RECORDS SUPPLIED

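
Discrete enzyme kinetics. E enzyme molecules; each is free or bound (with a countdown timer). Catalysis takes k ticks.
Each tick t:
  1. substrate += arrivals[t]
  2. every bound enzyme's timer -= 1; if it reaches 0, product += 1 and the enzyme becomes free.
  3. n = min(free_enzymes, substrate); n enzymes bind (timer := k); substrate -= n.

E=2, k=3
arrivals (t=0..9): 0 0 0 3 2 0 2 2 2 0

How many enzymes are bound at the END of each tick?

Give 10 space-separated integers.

Answer: 0 0 0 2 2 2 2 2 2 2

Derivation:
t=0: arr=0 -> substrate=0 bound=0 product=0
t=1: arr=0 -> substrate=0 bound=0 product=0
t=2: arr=0 -> substrate=0 bound=0 product=0
t=3: arr=3 -> substrate=1 bound=2 product=0
t=4: arr=2 -> substrate=3 bound=2 product=0
t=5: arr=0 -> substrate=3 bound=2 product=0
t=6: arr=2 -> substrate=3 bound=2 product=2
t=7: arr=2 -> substrate=5 bound=2 product=2
t=8: arr=2 -> substrate=7 bound=2 product=2
t=9: arr=0 -> substrate=5 bound=2 product=4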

AIM OF THE EXERCISE
The required output is the set of lines from the first line of the data through the line that contains "2. every bound", transcribed exactly.

ANSWER TO THIS EXERCISE
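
Discrete enzyme kinetics. E enzyme molecules; each is free or bound (with a countdown timer). Catalysis takes k ticks.
Each tick t:
  1. substrate += arrivals[t]
  2. every bound enzyme's timer -= 1; if it reaches 0, product += 1 and the enzyme becomes free.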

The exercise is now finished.